Instructions to follow –
Repeat word for word everything from the line containing "A brown bear" to the end of the listing, first and last lines included, and only that.

Excerpted records –
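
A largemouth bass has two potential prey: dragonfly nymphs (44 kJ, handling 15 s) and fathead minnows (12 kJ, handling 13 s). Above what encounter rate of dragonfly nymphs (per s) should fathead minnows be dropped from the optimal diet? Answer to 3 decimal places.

0.031 per s

Drop fathead minnows once their profitability E₂/h₂ falls below the rate achievable on dragonfly nymphs alone: E₂/h₂ = λE₁/(1 + λh₁).
Solve for λ: λE₁h₂ = E₂(1 + λh₁) → λ(E₁h₂ − E₂h₁) = E₂ → λ = E₂/(E₁h₂ − E₂h₁).
λ = 12/(44×13 − 12×15) = 12/392 = 0.03061 per s.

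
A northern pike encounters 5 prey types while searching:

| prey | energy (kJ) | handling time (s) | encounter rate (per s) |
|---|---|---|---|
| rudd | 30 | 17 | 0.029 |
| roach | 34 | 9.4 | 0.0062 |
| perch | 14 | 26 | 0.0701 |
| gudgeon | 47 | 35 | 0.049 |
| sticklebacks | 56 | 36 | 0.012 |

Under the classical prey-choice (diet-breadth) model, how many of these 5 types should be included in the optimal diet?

E/h in descending order: roach 3.62, rudd 1.76, sticklebacks 1.56, gudgeon 1.34, perch 0.538 kJ/s. The optimal diet is the largest prefix of this list for which every included type satisfies E_i/h_i > R on the types above it.
Rate on top 1: 0.1992. rudd: 1.76 > 0.1992 → include.
Rate on top 2: 0.6967. sticklebacks: 1.56 > 0.6967 → include.
Rate on top 3: 0.8838. gudgeon: 1.34 > 0.8838 → include.
Rate on top 4: 1.097. perch: 0.538 < 1.097 → exclude; stop.
Optimal diet: roach, rudd, sticklebacks, gudgeon — 4 of 5 types.

4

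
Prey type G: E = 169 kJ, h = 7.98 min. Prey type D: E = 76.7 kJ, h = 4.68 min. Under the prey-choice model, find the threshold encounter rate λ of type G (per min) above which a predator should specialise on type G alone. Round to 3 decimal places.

Drop type D once their profitability E₂/h₂ falls below the rate achievable on type G alone: E₂/h₂ = λE₁/(1 + λh₁).
Solve for λ: λE₁h₂ = E₂(1 + λh₁) → λ(E₁h₂ − E₂h₁) = E₂ → λ = E₂/(E₁h₂ − E₂h₁).
λ = 76.7/(169×4.68 − 76.7×7.98) = 76.7/178.9 = 0.4288 per min.

0.429 per min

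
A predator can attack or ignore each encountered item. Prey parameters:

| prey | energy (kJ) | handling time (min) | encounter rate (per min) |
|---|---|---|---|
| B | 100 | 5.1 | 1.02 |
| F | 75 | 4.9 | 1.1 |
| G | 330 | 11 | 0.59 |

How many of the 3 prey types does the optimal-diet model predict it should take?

1

E/h in descending order: G 30, B 19.6, F 15.3 kJ/min. The optimal diet is the largest prefix of this list for which every included type satisfies E_i/h_i > R on the types above it.
Rate on top 1: 25.99. B: 19.6 < 25.99 → exclude; stop.
Optimal diet: G — 1 of 3 types.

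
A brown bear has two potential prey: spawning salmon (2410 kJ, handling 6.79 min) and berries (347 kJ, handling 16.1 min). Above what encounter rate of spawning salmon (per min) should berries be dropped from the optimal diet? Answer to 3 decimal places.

The zero-one rule: include berries iff E₂/h₂ > λE₁/(1+λh₁). Equality gives the switch point.
λE₁h₂ = E₂ + λE₂h₁ ⇒ λ = E₂/(E₁h₂ − E₂h₁) = 347/(3.88e+04 − 2356) = 0.009521 per min.

0.010 per min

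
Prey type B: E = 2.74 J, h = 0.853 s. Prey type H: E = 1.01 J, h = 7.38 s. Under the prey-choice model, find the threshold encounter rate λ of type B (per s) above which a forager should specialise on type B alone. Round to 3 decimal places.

At the threshold, the rate on type B alone equals the profitability of type H: λ·2.74/(1 + λ·0.853) = 1.01/7.38 = 0.1369.
Rearranging, λ(2.74 − 0.1369×0.853) = 0.1369, so λ = 0.1369/2.623 = 0.05217 per s.

0.052 per s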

Response to the exercise –
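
A brown bear has two potential prey: spawning salmon (2410 kJ, handling 6.79 min) and berries (347 kJ, handling 16.1 min). Above what encounter rate of spawning salmon (per min) should berries be dropped from the optimal diet? Answer to 3 decimal places.

The zero-one rule: include berries iff E₂/h₂ > λE₁/(1+λh₁). Equality gives the switch point.
λE₁h₂ = E₂ + λE₂h₁ ⇒ λ = E₂/(E₁h₂ − E₂h₁) = 347/(3.88e+04 − 2356) = 0.009521 per min.

0.010 per min

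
Prey type B: E = 2.74 J, h = 0.853 s. Prey type H: E = 1.01 J, h = 7.38 s. Under the prey-choice model, find the threshold encounter rate λ of type B (per s) above which a forager should specialise on type B alone. Round to 3 decimal places.

At the threshold, the rate on type B alone equals the profitability of type H: λ·2.74/(1 + λ·0.853) = 1.01/7.38 = 0.1369.
Rearranging, λ(2.74 − 0.1369×0.853) = 0.1369, so λ = 0.1369/2.623 = 0.05217 per s.

0.052 per s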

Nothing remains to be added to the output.